(WHAT YOU SHOULD DO):
In the records below, find the line with "Melody: F#3 C3 Bb2 B3 F3 Eb3 E4 Bb3 Ab3" and the line with "A student writes the following line: G#3"; return exactly those lines and every line between them.

(Dataset entries)
□ □ □

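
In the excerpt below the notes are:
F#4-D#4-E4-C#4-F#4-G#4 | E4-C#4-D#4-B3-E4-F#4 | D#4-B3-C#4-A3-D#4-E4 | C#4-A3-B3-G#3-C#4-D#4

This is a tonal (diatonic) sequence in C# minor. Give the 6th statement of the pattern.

A3 F#3 G#3 E3 A3 B3

The 6-note cells begin on F#4, E4, D#4, C#4 — each down a 2nd from the last.
Extending down a 2nd: B3 → A3.
Statement 6 starts on A3 and keeps the same diatonic contour: A3 F#3 G#3 E3 A3 B3.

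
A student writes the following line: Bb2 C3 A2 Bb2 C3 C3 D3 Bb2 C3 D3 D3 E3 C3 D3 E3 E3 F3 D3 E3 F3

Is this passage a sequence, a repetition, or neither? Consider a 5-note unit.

sequence

Each 5-note cell is the previous one transposed up a 2nd.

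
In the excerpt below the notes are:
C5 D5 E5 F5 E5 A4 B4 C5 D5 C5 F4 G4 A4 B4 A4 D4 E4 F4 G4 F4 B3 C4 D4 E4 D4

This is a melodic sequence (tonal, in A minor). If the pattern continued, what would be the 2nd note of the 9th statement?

The unit is 5 notes. Position-2 pitches of the 5 shown cells: D5, B4, G4, E4, C4.
Carrying that down a 3rd forward: A3 → F3 → D3 → B2.

B2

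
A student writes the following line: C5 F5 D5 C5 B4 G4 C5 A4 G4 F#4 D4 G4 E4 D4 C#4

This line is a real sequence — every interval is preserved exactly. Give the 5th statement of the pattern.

Taking 5-note groups, the heads are C5, G4, D4: the pattern moves down a 4th.
Extending down a 4th: A3 → E3.
Statement 5 starts on E3 and keeps the same exact contour: E3 A3 F#3 E3 D#3.

E3 A3 F#3 E3 D#3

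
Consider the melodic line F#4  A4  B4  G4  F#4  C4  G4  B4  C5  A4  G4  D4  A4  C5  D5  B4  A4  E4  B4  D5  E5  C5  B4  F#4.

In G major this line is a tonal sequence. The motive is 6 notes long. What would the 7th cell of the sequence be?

E5 G5 A5 F#5 E5 B4

With a 6-note motive the entries are F#4, G4, A4, B4, each up a 2nd from the previous.
Continuing the starts: C5 → D5 → E5.
Statement 7 starts on E5 and keeps the same diatonic contour: E5 G5 A5 F#5 E5 B4.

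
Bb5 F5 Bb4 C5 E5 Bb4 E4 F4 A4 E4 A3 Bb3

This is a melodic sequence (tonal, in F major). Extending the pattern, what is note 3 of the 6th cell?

The unit is 4 notes. Position-3 pitches of the 3 shown cells: Bb4, E4, A3.
Each moves down a 5th. Continuing: D3 → G2 → C2.

C2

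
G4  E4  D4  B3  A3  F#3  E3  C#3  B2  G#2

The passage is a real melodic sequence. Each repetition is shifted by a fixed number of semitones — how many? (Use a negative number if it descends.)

The 2-note cells begin on G4, D4, A3, E3, B2 — each down a 4th from the last.
G4 to D4 spans -5 semitones.

-5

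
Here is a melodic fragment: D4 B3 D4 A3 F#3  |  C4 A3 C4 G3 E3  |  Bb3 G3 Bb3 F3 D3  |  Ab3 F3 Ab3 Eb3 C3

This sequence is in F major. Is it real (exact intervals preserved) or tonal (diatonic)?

real

Each cell has the same semitone pattern (-3, 3, -5, -3) — intervals are preserved exactly.
And B3 lies outside F major, so the sequence is real rather than tonal.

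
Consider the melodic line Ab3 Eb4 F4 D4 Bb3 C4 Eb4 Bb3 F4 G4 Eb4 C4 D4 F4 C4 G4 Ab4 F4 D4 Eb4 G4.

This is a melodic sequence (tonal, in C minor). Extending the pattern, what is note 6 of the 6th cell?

Ab4

The unit is 7 notes. Position-6 pitches of the 3 shown cells: C4, D4, Eb4.
Each moves up a 2nd. Continuing: F4 → G4 → Ab4.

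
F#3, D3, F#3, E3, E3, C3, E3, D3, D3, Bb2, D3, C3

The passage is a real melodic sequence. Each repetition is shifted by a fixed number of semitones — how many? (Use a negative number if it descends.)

-2

Unit = 4 notes; the statements start on F#3, E3, D3, moving down a 2nd each time.
F#3 to E3 spans -2 semitones.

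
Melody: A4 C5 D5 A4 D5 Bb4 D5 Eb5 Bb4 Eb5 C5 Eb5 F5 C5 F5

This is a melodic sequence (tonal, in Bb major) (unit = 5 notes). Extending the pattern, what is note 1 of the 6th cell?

The unit is 5 notes. Position-1 pitches of the 3 shown cells: A4, Bb4, C5.
Carrying that up a 2nd forward: D5 → Eb5 → F5.

F5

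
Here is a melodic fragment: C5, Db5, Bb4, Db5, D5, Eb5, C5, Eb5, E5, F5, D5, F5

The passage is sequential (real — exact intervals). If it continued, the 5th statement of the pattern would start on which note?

Unit = 4 notes; the statements start on C5, D5, E5, moving up a 2nd each time.
Continuing: F#5 → G#5. Statement 5 starts on G#5.

G#5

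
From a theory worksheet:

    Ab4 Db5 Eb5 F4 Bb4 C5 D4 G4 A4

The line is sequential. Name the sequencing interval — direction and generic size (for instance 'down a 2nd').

With a 3-note motive the entries are Ab4, F4, D4, each down a 3rd from the previous.
From Ab4 to F4: down a 3rd.

down a 3rd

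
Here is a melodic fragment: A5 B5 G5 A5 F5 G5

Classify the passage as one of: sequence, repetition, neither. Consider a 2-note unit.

Each 2-note cell is the previous one transposed down a 2nd.

sequence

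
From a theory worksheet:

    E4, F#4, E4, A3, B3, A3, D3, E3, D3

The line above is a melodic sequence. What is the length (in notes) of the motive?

There are 9 notes; a 3-note unit gives 3 cells:
E4 F#4 E4 | A3 B3 A3 | D3 E3 D3
That's a consistent down a 5th shift per cell, and no other grouping gives one.

3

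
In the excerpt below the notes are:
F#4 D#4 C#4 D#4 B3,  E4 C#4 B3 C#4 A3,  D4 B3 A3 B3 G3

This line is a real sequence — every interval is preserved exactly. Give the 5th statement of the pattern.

Bb3 G3 F3 G3 Eb3

Taking 5-note groups, the heads are F#4, E4, D4: the pattern moves down a 2nd.
Continuing the starts: C4 → Bb3.
So cell 5 is Bb3 G3 F3 G3 Eb3.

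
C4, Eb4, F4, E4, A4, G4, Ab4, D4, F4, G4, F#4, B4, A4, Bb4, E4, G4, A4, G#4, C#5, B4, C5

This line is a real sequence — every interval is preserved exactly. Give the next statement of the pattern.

The 7-note cells begin on C4, D4, E4 — each up a 2nd from the last.
So cell 4 is F#4 A4 B4 A#4 D#5 C#5 D5.

F#4 A4 B4 A#4 D#5 C#5 D5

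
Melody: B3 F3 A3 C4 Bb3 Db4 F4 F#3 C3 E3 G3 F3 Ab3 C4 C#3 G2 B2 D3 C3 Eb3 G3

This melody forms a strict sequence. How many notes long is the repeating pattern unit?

21 notes total. Splitting into 3 groups of 7:
B3 F3 A3 C4 Bb3 Db4 F4 | F#3 C3 E3 G3 F3 Ab3 C4 | C#3 G2 B2 D3 C3 Eb3 G3
That's a consistent down a 4th shift per cell, and no other grouping gives one.

7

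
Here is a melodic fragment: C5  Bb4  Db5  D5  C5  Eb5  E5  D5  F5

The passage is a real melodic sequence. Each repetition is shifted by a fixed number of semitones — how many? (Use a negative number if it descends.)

With a 3-note motive the entries are C5, D5, E5, each up a 2nd from the previous.
Counting half-steps from C5 to D5: 2.

2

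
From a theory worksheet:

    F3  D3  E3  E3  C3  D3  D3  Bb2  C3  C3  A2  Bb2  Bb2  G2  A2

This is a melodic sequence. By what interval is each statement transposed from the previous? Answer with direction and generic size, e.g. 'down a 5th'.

Taking 3-note groups, the heads are F3, E3, D3, C3, Bb2: the pattern moves down a 2nd.
F3 to E3 is down a 2nd.

down a 2nd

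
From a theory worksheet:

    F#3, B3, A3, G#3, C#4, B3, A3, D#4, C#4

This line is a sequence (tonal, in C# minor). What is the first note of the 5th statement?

C#4

Unit = 3 notes; the statements start on F#3, G#3, A3, moving up a 2nd each time.
Extending the heads up a 2nd: B3 → C#4.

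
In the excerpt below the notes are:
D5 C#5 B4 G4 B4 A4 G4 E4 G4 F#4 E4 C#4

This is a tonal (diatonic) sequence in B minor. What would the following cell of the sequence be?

The 4-note cells begin on D5, B4, G4 — each down a 3rd from the last.
From E4 the diatonic shape gives E4 D4 C#4 A3.

E4 D4 C#4 A3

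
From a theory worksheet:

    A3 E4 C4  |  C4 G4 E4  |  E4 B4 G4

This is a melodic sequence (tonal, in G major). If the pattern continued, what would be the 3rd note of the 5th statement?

D5

Grouping in 3s, the 3rd note of each cell is C4, E4, G4.
Carrying that up a 3rd forward: B4 → D5.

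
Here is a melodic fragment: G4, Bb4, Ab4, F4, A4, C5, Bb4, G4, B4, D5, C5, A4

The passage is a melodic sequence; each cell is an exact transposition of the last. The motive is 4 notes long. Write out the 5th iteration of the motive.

With a 4-note motive the entries are G4, A4, B4, each up a 2nd from the previous.
Carrying on: C#5 → D#5.
From D#5 the exact shape gives D#5 F#5 E5 C#5.

D#5 F#5 E5 C#5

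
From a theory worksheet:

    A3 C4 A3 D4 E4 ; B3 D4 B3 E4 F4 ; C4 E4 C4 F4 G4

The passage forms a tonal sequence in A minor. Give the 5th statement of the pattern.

E4 G4 E4 A4 B4

Taking 5-note groups, the heads are A3, B3, C4: the pattern moves up a 2nd.
Extending up a 2nd: D4 → E4.
So cell 5 is E4 G4 E4 A4 B4.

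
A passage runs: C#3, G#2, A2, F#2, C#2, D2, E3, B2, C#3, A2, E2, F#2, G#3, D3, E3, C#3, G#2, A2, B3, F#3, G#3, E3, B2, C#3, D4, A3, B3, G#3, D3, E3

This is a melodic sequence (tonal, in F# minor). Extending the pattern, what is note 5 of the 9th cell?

E4

With 6-note cells, note 5 of each statement runs C#2, E2, G#2, B2, D3.
Carrying that up a 3rd forward: F#3 → A3 → C#4 → E4.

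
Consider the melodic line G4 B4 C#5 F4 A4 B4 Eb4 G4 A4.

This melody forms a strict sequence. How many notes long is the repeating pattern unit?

9 notes total. Splitting into 3 groups of 3:
G4 B4 C#5 | F4 A4 B4 | Eb4 G4 A4
That's a consistent down a 2nd shift per cell, and no other grouping gives one.

3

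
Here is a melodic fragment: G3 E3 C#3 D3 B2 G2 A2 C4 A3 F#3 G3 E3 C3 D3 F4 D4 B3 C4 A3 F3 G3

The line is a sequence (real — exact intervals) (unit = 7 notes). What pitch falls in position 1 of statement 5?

The unit is 7 notes. Position-1 pitches of the 3 shown cells: G3, C4, F4.
Each moves up a 4th. Continuing: Bb4 → Eb5.

Eb5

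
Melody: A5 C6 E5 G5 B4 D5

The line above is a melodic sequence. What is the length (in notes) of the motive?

There are 6 notes; a 2-note unit gives 3 cells:
A5 C6 | E5 G5 | B4 D5
Every group is a transposition down a 4th of the one before; no shorter unit works.

2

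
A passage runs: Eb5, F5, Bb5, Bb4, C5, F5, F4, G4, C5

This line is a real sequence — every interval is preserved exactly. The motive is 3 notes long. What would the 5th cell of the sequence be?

Unit = 3 notes; the statements start on Eb5, Bb4, F4, moving down a 4th each time.
Continuing the starts: C4 → G3.
From G3 the exact shape gives G3 A3 D4.

G3 A3 D4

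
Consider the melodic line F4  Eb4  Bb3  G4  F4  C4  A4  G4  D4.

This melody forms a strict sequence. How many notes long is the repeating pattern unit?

Try groups of 3 (3 cells in 9 notes):
F4 Eb4 Bb3 | G4 F4 C4 | A4 G4 D4
Every group is a transposition up a 2nd of the one before; no shorter unit works.

3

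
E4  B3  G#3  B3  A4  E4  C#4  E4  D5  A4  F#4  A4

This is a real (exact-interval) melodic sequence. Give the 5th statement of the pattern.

Taking 4-note groups, the heads are E4, A4, D5: the pattern moves up a 4th.
Continuing the starts: G5 → C6.
So cell 5 is C6 G5 E5 G5.

C6 G5 E5 G5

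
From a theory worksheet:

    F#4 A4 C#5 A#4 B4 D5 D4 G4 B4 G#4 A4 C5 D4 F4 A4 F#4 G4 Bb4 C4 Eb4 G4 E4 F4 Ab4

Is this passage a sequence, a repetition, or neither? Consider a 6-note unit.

Note 1 of cell 2 is D4; if this were a sequence it would be E4. No unit length gives a consistent transposition pattern.

neither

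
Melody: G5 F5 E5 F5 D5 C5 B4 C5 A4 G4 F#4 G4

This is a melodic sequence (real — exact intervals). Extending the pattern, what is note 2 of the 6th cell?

The unit is 4 notes. Position-2 pitches of the 3 shown cells: F5, C5, G4.
Each moves down a 4th. Continuing: D4 → A3 → E3.

E3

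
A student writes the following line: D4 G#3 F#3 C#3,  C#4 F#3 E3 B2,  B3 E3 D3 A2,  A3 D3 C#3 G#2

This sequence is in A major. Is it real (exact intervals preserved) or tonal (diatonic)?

Every note is diatonic to A major.
Cell 1 has -6 semitones from note 1 to 2, but cell 2 has -7 — the interval quality changes while the contour stays the same, which is the hallmark of a tonal sequence.

tonal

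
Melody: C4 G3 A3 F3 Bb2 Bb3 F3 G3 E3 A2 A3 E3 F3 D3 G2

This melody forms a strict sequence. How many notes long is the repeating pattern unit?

5

Try groups of 5 (3 cells in 15 notes):
C4 G3 A3 F3 Bb2 | Bb3 F3 G3 E3 A2 | A3 E3 F3 D3 G2
Each cell is the previous one down a 2nd — so the unit is 5 notes.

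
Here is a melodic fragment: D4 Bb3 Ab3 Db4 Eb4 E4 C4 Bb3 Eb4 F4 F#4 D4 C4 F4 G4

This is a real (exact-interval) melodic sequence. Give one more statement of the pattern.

G#4 E4 D4 G4 A4

The 5-note cells begin on D4, E4, F#4 — each up a 2nd from the last.
From G#4 the exact shape gives G#4 E4 D4 G4 A4.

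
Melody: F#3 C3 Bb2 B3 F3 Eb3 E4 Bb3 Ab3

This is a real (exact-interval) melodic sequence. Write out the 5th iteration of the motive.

D5 Ab4 Gb4

The 3-note cells begin on F#3, B3, E4 — each up a 4th from the last.
Continuing the starts: A4 → D5.
From D5 the exact shape gives D5 Ab4 Gb4.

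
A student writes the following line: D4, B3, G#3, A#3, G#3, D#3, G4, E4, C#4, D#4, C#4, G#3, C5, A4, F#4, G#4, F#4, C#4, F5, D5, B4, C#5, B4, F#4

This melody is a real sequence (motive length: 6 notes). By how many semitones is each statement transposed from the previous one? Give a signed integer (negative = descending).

5

Taking 6-note groups, the heads are D4, G4, C5, F5: the pattern moves up a 4th.
Counting half-steps from D4 to G4: 5.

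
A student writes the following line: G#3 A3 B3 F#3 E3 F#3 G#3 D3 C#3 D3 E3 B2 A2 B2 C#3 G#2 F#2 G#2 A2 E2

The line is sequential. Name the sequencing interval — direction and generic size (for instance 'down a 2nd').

down a 3rd

Unit = 4 notes; the statements start on G#3, E3, C#3, A2, F#2, moving down a 3rd each time.
G#3 to E3 is down a 3rd.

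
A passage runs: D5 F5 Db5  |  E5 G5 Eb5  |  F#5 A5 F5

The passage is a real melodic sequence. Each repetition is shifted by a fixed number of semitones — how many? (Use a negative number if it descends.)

With a 3-note motive the entries are D5, E5, F#5, each up a 2nd from the previous.
D5 to E5 spans +2 semitones.

2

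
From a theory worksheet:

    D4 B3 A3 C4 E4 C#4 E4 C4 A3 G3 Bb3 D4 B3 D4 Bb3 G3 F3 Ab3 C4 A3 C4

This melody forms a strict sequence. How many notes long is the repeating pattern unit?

21 notes total. Splitting into 3 groups of 7:
D4 B3 A3 C4 E4 C#4 E4 | C4 A3 G3 Bb3 D4 B3 D4 | Bb3 G3 F3 Ab3 C4 A3 C4
Every group is a transposition down a 2nd of the one before; no shorter unit works.

7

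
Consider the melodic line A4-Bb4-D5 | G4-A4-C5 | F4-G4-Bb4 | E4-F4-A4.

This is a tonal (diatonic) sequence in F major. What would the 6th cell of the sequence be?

C4 D4 F4

The 3-note cells begin on A4, G4, F4, E4 — each down a 2nd from the last.
Carrying on: D4 → C4.
From C4 the diatonic shape gives C4 D4 F4.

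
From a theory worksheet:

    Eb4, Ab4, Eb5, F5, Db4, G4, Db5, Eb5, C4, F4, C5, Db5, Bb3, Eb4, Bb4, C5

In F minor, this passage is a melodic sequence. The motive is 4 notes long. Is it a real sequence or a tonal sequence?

Every note is diatonic to F minor.
Cell 1 has +5 semitones from note 1 to 2, but cell 2 has +6 — the interval quality changes while the contour stays the same, which is the hallmark of a tonal sequence.

tonal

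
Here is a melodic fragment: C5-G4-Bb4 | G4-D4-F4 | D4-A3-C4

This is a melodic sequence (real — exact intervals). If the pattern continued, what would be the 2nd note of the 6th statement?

F#2

With 3-note cells, note 2 of each statement runs G4, D4, A3.
Each moves down a 4th. Continuing: E3 → B2 → F#2.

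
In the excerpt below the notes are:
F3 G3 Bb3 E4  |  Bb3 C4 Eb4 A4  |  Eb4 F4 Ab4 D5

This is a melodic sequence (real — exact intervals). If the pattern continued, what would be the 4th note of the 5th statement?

Grouping in 4s, the 4th note of each cell is E4, A4, D5.
Extending up a 4th: G5 → C6.

C6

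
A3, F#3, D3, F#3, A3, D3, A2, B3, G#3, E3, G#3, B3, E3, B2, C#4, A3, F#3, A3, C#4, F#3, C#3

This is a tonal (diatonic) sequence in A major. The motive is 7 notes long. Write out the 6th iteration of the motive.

Taking 7-note groups, the heads are A3, B3, C#4: the pattern moves up a 2nd.
Carrying on: D4 → E4 → F#4.
So cell 6 is F#4 D4 B3 D4 F#4 B3 F#3.

F#4 D4 B3 D4 F#4 B3 F#3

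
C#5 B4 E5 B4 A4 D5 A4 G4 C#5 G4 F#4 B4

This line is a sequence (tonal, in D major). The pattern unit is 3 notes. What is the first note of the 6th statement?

Unit = 3 notes; the statements start on C#5, B4, A4, G4, moving down a 2nd each time.
Continuing: F#4 → E4. Statement 6 starts on E4.

E4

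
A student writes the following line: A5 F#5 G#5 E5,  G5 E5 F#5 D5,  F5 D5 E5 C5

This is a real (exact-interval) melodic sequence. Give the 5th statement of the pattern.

Taking 4-note groups, the heads are A5, G5, F5: the pattern moves down a 2nd.
Extending down a 2nd: Eb5 → Db5.
From Db5 the exact shape gives Db5 Bb4 C5 Ab4.

Db5 Bb4 C5 Ab4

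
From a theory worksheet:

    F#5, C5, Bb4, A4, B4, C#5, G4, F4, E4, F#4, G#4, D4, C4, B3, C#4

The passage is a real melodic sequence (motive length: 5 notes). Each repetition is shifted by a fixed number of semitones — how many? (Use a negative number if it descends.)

Unit = 5 notes; the statements start on F#5, C#5, G#4, moving down a 4th each time.
F#5→C#5 is 73 − 78 = -5 semitones.

-5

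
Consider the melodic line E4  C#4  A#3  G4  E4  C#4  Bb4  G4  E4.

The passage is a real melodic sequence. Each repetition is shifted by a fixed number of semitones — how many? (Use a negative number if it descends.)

With a 3-note motive the entries are E4, G4, Bb4, each up a 3rd from the previous.
E4 to G4 spans +3 semitones.

3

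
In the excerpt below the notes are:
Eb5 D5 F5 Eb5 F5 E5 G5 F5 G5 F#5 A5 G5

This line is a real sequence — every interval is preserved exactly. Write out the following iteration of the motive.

A5 G#5 B5 A5

Taking 4-note groups, the heads are Eb5, F5, G5: the pattern moves up a 2nd.
So cell 4 is A5 G#5 B5 A5.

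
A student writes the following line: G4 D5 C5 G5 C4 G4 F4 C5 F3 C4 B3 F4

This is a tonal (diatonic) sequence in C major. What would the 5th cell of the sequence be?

Unit = 4 notes; the statements start on G4, C4, F3, moving down a 5th each time.
Carrying on: B2 → E2.
So cell 5 is E2 B2 A2 E3.

E2 B2 A2 E3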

□ □ □

(THE ANSWER):
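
Melody: F#3 C3 Bb2 B3 F3 Eb3 E4 Bb3 Ab3

This is a real (exact-interval) melodic sequence. Write out the 5th iteration of the motive.

D5 Ab4 Gb4

The 3-note cells begin on F#3, B3, E4 — each up a 4th from the last.
Continuing the starts: A4 → D5.
From D5 the exact shape gives D5 Ab4 Gb4.

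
A student writes the following line: D4, B3, G#3, A#3, G#3, D#3, G4, E4, C#4, D#4, C#4, G#3, C5, A4, F#4, G#4, F#4, C#4, F5, D5, B4, C#5, B4, F#4

This melody is a real sequence (motive length: 6 notes). By how many semitones is each statement transposed from the previous one? Give a signed integer (negative = descending).

5

Taking 6-note groups, the heads are D4, G4, C5, F5: the pattern moves up a 4th.
Counting half-steps from D4 to G4: 5.

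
A student writes the following line: G#3 A3 B3 F#3 E3 F#3 G#3 D3 C#3 D3 E3 B2 A2 B2 C#3 G#2 F#2 G#2 A2 E2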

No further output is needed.